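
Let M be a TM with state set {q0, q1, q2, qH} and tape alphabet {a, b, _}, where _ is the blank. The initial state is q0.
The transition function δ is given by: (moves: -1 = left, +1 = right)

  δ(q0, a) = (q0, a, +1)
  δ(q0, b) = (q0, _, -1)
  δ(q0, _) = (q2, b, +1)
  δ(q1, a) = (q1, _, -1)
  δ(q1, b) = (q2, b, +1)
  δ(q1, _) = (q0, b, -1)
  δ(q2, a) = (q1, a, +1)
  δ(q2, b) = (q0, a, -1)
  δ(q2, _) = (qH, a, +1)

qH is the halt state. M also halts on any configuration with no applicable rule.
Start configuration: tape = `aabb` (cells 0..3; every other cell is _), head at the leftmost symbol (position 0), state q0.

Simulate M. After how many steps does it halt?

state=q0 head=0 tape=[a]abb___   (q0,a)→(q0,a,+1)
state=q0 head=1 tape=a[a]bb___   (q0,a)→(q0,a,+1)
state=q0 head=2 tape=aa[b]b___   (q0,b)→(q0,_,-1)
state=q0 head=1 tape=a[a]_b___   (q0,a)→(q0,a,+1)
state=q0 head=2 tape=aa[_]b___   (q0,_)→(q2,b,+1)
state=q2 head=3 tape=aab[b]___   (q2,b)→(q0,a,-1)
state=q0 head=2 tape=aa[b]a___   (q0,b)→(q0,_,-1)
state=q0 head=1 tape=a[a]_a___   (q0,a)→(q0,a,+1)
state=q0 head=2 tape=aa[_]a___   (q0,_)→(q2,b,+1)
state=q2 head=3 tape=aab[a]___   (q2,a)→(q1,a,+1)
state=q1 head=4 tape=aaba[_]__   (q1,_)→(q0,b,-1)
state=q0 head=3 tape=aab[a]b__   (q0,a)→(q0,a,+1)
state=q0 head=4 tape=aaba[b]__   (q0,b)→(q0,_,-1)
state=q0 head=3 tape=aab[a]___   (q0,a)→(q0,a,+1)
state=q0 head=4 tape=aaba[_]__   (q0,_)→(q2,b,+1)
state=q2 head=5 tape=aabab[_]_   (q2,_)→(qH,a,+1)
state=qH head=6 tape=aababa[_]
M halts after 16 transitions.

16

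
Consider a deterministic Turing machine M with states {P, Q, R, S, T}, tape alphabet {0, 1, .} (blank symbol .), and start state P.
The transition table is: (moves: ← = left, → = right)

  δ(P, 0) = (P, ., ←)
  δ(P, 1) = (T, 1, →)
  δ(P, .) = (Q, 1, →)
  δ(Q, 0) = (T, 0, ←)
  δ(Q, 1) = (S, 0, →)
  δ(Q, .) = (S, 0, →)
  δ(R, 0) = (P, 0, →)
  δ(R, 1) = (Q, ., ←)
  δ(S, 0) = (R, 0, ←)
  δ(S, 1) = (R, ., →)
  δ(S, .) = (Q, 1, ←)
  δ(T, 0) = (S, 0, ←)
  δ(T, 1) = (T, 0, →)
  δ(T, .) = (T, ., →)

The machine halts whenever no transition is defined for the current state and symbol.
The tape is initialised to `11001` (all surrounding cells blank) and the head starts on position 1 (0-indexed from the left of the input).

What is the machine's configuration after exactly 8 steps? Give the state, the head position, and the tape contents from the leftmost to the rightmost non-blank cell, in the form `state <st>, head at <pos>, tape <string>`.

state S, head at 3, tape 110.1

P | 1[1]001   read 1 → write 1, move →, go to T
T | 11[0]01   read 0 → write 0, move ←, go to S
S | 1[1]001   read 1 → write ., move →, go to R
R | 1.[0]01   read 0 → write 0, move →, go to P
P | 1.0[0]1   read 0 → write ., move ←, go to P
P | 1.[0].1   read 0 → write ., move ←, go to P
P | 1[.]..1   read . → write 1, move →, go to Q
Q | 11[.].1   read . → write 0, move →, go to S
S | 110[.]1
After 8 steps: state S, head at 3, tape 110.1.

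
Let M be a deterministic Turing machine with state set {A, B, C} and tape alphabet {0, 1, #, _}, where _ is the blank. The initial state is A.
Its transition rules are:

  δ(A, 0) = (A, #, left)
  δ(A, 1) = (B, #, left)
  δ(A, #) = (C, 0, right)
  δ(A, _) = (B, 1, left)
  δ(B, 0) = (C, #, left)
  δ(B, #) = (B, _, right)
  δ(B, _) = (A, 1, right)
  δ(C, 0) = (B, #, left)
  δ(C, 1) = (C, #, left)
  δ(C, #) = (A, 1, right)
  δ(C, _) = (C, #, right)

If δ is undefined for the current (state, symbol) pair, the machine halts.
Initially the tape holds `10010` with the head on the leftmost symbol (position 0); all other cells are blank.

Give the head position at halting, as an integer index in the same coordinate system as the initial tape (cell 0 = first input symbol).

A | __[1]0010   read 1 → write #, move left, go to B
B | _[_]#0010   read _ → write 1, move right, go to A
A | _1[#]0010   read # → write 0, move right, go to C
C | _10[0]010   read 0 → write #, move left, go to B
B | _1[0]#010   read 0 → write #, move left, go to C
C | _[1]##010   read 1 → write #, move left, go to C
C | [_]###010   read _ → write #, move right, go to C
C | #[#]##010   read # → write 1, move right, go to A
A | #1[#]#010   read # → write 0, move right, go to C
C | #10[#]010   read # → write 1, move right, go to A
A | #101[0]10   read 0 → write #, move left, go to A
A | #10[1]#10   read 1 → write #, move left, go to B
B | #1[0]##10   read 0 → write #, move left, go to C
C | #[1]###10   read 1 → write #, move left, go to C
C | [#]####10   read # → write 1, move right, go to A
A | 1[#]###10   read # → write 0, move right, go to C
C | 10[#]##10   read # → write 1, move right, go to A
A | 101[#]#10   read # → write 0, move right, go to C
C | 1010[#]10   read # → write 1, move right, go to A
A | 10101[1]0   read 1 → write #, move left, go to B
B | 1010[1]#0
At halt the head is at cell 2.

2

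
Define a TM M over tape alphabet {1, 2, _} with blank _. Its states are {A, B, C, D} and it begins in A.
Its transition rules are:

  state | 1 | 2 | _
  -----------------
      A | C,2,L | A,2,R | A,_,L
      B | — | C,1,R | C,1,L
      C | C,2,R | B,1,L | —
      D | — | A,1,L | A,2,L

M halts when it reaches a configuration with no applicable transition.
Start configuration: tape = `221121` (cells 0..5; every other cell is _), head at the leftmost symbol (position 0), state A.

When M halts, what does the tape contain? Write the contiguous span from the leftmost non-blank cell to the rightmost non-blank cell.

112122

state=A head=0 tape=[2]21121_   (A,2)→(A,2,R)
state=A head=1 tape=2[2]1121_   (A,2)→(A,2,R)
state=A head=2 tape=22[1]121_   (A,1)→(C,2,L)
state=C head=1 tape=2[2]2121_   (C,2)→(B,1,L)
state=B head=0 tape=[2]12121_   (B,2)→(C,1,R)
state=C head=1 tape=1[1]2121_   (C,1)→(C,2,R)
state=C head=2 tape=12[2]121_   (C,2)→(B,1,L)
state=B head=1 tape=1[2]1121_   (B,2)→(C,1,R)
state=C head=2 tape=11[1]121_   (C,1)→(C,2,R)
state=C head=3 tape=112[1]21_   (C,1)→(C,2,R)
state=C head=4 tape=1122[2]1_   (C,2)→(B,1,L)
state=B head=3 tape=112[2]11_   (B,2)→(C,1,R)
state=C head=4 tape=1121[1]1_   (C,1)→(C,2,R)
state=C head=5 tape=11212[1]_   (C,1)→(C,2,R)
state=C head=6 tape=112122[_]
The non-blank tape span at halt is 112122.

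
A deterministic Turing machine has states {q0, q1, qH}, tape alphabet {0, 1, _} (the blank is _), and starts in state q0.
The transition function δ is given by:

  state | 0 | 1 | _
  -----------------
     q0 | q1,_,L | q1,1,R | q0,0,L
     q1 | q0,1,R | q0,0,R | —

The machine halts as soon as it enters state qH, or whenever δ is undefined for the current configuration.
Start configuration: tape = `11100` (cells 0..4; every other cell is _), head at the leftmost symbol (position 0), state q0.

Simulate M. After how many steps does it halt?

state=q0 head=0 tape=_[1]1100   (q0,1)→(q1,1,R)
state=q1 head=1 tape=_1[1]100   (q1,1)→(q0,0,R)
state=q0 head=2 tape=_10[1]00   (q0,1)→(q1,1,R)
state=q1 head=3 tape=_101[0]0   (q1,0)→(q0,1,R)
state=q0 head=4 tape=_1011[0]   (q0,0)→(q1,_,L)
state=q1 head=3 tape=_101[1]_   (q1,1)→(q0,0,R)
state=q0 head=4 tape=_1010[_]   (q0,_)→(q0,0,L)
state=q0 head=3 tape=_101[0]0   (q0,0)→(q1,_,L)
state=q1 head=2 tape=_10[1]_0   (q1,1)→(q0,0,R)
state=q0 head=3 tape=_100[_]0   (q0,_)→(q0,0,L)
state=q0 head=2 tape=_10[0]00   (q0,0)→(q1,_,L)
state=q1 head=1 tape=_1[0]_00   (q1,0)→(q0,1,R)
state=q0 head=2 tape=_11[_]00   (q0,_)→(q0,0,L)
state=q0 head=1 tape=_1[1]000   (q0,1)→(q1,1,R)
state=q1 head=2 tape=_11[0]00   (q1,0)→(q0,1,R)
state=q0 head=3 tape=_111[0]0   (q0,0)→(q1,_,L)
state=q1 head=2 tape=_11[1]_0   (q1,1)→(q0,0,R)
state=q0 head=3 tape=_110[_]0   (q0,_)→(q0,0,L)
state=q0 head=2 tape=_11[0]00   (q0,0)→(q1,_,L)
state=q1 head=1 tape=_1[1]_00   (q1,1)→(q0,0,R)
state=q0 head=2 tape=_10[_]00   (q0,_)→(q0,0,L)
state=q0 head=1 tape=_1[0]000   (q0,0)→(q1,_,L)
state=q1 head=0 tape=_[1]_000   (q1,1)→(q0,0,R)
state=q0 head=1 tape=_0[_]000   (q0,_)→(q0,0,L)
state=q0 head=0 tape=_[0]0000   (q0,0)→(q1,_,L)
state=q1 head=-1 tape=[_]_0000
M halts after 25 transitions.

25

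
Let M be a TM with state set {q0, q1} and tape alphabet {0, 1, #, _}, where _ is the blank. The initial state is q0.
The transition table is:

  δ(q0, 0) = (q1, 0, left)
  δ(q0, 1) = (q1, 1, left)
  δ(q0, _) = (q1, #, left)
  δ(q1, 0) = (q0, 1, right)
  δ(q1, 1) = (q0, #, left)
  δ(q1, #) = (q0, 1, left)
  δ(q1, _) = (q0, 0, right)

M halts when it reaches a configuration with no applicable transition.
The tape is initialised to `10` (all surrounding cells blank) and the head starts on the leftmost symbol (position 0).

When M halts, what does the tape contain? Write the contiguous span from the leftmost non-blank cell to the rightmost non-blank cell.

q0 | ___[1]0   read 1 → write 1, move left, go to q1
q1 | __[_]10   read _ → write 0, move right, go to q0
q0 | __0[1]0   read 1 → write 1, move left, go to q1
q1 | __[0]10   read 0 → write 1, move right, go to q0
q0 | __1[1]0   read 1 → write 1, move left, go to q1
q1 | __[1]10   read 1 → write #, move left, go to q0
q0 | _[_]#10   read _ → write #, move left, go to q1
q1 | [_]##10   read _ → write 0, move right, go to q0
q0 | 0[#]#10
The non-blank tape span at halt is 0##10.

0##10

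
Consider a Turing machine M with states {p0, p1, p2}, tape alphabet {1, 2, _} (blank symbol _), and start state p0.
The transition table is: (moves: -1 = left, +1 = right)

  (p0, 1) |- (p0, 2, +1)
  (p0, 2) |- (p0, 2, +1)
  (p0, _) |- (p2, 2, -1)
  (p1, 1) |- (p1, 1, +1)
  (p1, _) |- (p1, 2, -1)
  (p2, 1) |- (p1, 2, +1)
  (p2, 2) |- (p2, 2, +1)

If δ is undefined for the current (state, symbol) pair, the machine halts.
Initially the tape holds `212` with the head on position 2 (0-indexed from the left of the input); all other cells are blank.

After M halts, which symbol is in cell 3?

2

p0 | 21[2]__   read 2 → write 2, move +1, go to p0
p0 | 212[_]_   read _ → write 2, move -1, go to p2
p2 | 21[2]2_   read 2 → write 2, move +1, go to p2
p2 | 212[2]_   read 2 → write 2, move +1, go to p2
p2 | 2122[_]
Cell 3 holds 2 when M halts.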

Task directions:
Starting at the line that contains "B | — | C,1,R | C,1,L" and stopping after the line that contains "0), state A.", write out every line exactly as it appears above, and no other line.

Answer for this exercise:
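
      B | — | C,1,R | C,1,L
      C | C,2,R | B,1,L | —
      D | — | A,1,L | A,2,L

M halts when it reaches a configuration with no applicable transition.
Start configuration: tape = `221121` (cells 0..5; every other cell is _), head at the leftmost symbol (position 0), state A.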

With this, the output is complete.